WORK TO BE COMPLETED = The answer must be the full listing, written out exactly.

DATA RECORDS =
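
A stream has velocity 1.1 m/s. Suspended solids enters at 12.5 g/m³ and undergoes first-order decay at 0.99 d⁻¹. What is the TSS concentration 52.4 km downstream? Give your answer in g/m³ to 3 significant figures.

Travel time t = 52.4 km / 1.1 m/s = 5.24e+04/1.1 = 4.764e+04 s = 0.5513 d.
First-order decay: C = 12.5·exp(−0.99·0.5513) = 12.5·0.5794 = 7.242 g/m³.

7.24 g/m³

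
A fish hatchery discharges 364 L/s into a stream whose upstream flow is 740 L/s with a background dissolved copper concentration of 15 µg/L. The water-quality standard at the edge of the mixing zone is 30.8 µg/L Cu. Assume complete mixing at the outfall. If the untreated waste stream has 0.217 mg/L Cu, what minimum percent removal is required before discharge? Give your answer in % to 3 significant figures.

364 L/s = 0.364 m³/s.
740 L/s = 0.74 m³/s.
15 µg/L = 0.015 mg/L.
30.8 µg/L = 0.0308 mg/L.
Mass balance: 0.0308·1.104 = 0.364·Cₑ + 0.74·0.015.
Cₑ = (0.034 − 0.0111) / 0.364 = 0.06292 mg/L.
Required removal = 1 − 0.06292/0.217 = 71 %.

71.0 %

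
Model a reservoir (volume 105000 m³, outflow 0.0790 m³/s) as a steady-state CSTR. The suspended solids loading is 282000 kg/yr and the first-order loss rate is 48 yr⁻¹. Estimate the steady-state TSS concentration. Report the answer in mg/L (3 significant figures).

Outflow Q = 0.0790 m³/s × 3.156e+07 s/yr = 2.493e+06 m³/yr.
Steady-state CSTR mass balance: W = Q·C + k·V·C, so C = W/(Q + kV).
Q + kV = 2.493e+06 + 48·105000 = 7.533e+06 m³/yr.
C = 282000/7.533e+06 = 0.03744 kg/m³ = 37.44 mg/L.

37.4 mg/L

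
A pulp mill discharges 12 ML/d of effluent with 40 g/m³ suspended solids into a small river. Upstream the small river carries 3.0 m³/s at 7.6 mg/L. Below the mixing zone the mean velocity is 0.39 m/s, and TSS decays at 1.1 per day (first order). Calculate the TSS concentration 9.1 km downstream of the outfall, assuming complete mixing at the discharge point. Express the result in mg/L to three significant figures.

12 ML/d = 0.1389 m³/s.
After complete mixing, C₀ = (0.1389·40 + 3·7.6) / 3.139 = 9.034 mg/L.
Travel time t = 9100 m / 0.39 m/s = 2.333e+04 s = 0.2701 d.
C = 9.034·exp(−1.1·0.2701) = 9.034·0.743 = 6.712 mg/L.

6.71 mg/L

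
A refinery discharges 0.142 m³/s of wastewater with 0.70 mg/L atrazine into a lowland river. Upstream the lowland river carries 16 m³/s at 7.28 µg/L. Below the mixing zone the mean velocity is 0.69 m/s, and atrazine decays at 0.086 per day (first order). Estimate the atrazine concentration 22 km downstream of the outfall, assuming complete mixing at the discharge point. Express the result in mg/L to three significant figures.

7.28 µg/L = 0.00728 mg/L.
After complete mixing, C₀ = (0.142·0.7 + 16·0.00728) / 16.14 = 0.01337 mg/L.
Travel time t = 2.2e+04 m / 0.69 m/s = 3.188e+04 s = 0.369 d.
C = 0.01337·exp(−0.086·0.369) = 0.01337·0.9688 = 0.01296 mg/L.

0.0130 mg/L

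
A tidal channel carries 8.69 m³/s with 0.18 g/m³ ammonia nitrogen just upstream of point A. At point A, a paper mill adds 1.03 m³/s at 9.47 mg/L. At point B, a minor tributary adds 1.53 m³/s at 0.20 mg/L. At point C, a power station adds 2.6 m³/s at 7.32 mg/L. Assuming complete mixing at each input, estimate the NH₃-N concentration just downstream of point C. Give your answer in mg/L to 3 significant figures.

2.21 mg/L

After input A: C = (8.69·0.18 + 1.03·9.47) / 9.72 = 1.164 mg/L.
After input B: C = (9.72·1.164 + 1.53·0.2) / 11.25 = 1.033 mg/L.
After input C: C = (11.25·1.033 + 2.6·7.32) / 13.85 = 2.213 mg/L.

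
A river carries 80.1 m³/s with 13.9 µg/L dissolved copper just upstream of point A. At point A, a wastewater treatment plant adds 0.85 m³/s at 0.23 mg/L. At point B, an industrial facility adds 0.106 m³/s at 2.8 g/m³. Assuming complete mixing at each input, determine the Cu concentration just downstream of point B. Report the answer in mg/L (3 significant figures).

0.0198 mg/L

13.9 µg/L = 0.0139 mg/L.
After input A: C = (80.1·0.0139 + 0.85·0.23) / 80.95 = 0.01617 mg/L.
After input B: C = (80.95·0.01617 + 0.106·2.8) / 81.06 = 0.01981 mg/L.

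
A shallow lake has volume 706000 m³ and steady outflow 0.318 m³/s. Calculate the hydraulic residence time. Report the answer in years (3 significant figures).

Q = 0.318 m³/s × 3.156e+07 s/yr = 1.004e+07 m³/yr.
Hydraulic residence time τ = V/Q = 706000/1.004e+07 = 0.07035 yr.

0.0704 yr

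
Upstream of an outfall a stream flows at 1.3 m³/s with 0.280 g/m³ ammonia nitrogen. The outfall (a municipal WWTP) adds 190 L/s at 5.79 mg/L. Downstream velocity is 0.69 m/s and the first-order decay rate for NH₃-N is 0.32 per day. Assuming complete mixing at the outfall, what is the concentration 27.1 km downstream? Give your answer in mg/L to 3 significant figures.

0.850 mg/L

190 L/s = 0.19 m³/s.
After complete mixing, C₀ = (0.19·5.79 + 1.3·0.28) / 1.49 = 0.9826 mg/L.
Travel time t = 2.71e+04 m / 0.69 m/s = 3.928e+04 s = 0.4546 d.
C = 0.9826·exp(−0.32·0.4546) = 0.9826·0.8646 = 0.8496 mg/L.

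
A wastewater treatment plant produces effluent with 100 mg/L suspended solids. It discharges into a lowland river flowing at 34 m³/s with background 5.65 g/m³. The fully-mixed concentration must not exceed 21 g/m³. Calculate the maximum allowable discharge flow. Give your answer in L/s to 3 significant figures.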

OUTPUT BELOW =
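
A stream has velocity 1.1 m/s. Suspended solids enters at 12.5 g/m³ and undergoes first-order decay at 0.99 d⁻¹. What is the TSS concentration 52.4 km downstream? Give your answer in g/m³ to 3 significant figures.

Travel time t = 52.4 km / 1.1 m/s = 5.24e+04/1.1 = 4.764e+04 s = 0.5513 d.
First-order decay: C = 12.5·exp(−0.99·0.5513) = 12.5·0.5794 = 7.242 g/m³.

7.24 g/m³

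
A fish hatchery discharges 364 L/s into a stream whose upstream flow is 740 L/s with a background dissolved copper concentration of 15 µg/L. The water-quality standard at the edge of the mixing zone is 30.8 µg/L Cu. Assume complete mixing at the outfall. If the untreated waste stream has 0.217 mg/L Cu, what minimum percent removal is required before discharge? Give your answer in % to 3 significant figures.

364 L/s = 0.364 m³/s.
740 L/s = 0.74 m³/s.
15 µg/L = 0.015 mg/L.
30.8 µg/L = 0.0308 mg/L.
Mass balance: 0.0308·1.104 = 0.364·Cₑ + 0.74·0.015.
Cₑ = (0.034 − 0.0111) / 0.364 = 0.06292 mg/L.
Required removal = 1 − 0.06292/0.217 = 71 %.

71.0 %

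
Model a reservoir (volume 105000 m³, outflow 0.0790 m³/s) as a steady-state CSTR. The suspended solids loading is 282000 kg/yr and the first-order loss rate is 48 yr⁻¹. Estimate the steady-state TSS concentration. Report the answer in mg/L (3 significant figures).

Outflow Q = 0.0790 m³/s × 3.156e+07 s/yr = 2.493e+06 m³/yr.
Steady-state CSTR mass balance: W = Q·C + k·V·C, so C = W/(Q + kV).
Q + kV = 2.493e+06 + 48·105000 = 7.533e+06 m³/yr.
C = 282000/7.533e+06 = 0.03744 kg/m³ = 37.44 mg/L.

37.4 mg/L

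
A pulp mill discharges 12 ML/d of effluent with 40 g/m³ suspended solids into a small river. Upstream the small river carries 3.0 m³/s at 7.6 mg/L. Below the mixing zone the mean velocity is 0.39 m/s, and TSS decays at 1.1 per day (first order). Calculate the TSS concentration 9.1 km downstream of the outfall, assuming complete mixing at the discharge point. Express the result in mg/L to three significant figures.

12 ML/d = 0.1389 m³/s.
After complete mixing, C₀ = (0.1389·40 + 3·7.6) / 3.139 = 9.034 mg/L.
Travel time t = 9100 m / 0.39 m/s = 2.333e+04 s = 0.2701 d.
C = 9.034·exp(−1.1·0.2701) = 9.034·0.743 = 6.712 mg/L.

6.71 mg/L

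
A refinery discharges 0.142 m³/s of wastewater with 0.70 mg/L atrazine into a lowland river. Upstream the lowland river carries 16 m³/s at 7.28 µg/L. Below the mixing zone the mean velocity is 0.69 m/s, and atrazine decays at 0.086 per day (first order). Estimate the atrazine concentration 22 km downstream of the outfall, assuming complete mixing at the discharge point. Express the result in mg/L to three significant figures.

7.28 µg/L = 0.00728 mg/L.
After complete mixing, C₀ = (0.142·0.7 + 16·0.00728) / 16.14 = 0.01337 mg/L.
Travel time t = 2.2e+04 m / 0.69 m/s = 3.188e+04 s = 0.369 d.
C = 0.01337·exp(−0.086·0.369) = 0.01337·0.9688 = 0.01296 mg/L.

0.0130 mg/L

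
A tidal channel carries 8.69 m³/s with 0.18 g/m³ ammonia nitrogen just upstream of point A. At point A, a paper mill adds 1.03 m³/s at 9.47 mg/L. At point B, a minor tributary adds 1.53 m³/s at 0.20 mg/L. At point C, a power station adds 2.6 m³/s at 7.32 mg/L. Assuming complete mixing at each input, estimate the NH₃-N concentration just downstream of point C. Give your answer in mg/L to 3 significant figures.

2.21 mg/L

After input A: C = (8.69·0.18 + 1.03·9.47) / 9.72 = 1.164 mg/L.
After input B: C = (9.72·1.164 + 1.53·0.2) / 11.25 = 1.033 mg/L.
After input C: C = (11.25·1.033 + 2.6·7.32) / 13.85 = 2.213 mg/L.

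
A river carries 80.1 m³/s with 13.9 µg/L dissolved copper just upstream of point A. At point A, a wastewater treatment plant adds 0.85 m³/s at 0.23 mg/L. At point B, an industrial facility adds 0.106 m³/s at 2.8 g/m³. Assuming complete mixing at each input, determine the Cu concentration just downstream of point B. Report the answer in mg/L (3 significant figures).

0.0198 mg/L

13.9 µg/L = 0.0139 mg/L.
After input A: C = (80.1·0.0139 + 0.85·0.23) / 80.95 = 0.01617 mg/L.
After input B: C = (80.95·0.01617 + 0.106·2.8) / 81.06 = 0.01981 mg/L.

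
A shallow lake has volume 706000 m³ and steady outflow 0.318 m³/s. Calculate the hydraulic residence time. Report the answer in years (3 significant figures).

Q = 0.318 m³/s × 3.156e+07 s/yr = 1.004e+07 m³/yr.
Hydraulic residence time τ = V/Q = 706000/1.004e+07 = 0.07035 yr.

0.0704 yr

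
Upstream of an outfall a stream flows at 1.3 m³/s with 0.280 g/m³ ammonia nitrogen. The outfall (a municipal WWTP) adds 190 L/s at 5.79 mg/L. Downstream velocity is 0.69 m/s and the first-order decay rate for NH₃-N is 0.32 per day. Assuming complete mixing at the outfall, what is the concentration 27.1 km downstream? Give your answer in mg/L to 3 significant figures.

0.850 mg/L

190 L/s = 0.19 m³/s.
After complete mixing, C₀ = (0.19·5.79 + 1.3·0.28) / 1.49 = 0.9826 mg/L.
Travel time t = 2.71e+04 m / 0.69 m/s = 3.928e+04 s = 0.4546 d.
C = 0.9826·exp(−0.32·0.4546) = 0.9826·0.8646 = 0.8496 mg/L.

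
A wastewater treatment plant produces effluent with 100 mg/L suspended solids. It discharges into a lowland river flowing at 34 m³/s with background 5.65 g/m³. The fully-mixed concentration must not exceed 21 g/m³. Calculate the maximum allowable discharge flow. Give your answer in L/s to 3 significant figures.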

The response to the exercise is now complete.